* How to complete this task
For the word "Query", count the lines below that contain it. Give the number alone.

── Available data

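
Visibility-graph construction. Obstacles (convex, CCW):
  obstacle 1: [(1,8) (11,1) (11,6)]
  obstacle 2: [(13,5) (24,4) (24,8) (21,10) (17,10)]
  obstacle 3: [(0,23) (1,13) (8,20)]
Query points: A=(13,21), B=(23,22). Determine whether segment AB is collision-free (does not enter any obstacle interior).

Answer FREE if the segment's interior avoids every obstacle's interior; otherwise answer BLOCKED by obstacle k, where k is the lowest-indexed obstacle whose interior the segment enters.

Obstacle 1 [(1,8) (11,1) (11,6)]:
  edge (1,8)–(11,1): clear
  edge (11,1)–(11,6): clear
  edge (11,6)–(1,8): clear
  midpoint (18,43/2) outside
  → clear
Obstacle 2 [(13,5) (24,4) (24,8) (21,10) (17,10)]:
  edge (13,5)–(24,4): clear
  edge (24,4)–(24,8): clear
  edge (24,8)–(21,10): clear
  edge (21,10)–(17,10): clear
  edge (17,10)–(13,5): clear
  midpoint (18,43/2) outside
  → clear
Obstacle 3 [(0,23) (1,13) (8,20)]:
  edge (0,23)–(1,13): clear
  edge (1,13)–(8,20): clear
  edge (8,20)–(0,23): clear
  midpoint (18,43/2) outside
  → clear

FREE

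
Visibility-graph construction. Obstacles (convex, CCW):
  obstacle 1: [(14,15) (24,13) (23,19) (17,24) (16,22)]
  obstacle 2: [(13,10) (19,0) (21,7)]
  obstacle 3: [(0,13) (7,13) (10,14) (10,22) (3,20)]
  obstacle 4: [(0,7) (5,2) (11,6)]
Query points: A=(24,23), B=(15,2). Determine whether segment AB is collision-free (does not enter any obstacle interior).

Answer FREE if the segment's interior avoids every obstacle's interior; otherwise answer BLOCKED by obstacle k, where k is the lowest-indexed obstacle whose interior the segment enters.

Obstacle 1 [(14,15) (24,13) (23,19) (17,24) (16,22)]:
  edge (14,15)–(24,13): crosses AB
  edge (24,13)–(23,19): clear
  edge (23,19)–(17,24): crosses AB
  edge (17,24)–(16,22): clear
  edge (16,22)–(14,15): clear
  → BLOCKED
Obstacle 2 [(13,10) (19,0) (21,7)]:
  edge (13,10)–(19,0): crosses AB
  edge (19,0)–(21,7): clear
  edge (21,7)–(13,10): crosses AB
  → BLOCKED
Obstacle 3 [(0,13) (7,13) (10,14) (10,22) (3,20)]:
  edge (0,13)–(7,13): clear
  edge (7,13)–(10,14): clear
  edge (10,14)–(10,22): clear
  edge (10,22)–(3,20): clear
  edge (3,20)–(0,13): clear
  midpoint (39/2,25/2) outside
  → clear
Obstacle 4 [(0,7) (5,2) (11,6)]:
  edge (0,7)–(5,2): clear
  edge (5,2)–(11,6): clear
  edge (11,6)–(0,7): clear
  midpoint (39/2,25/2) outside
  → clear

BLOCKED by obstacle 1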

────
── Available data

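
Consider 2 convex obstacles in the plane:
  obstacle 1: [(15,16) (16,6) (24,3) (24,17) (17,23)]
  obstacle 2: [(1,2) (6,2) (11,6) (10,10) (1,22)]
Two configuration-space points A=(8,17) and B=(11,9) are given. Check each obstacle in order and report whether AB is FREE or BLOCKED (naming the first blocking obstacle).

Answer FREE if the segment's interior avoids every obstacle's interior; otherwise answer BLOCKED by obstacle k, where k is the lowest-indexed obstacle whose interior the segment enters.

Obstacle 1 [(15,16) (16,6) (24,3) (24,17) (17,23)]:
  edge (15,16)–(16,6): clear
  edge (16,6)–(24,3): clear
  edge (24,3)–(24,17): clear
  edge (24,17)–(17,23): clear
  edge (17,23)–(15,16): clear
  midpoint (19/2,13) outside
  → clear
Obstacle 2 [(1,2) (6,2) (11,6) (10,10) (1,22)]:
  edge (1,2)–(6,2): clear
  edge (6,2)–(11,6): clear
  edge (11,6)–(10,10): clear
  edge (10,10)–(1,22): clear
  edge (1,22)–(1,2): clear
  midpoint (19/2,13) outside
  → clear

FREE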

────
── Available data

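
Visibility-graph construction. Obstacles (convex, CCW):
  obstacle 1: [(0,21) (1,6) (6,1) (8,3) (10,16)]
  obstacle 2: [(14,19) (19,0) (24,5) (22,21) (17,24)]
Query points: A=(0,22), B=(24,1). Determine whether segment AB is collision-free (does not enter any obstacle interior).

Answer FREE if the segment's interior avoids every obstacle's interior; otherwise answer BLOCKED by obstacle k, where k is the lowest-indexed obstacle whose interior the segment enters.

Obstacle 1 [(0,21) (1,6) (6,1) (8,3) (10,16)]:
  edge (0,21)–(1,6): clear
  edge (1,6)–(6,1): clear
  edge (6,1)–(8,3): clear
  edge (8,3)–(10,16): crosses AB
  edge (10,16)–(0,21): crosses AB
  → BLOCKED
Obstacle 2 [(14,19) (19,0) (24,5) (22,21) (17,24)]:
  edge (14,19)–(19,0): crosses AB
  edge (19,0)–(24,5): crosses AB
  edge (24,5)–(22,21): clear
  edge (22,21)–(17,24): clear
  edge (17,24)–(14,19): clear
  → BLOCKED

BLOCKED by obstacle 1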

────

* Response
3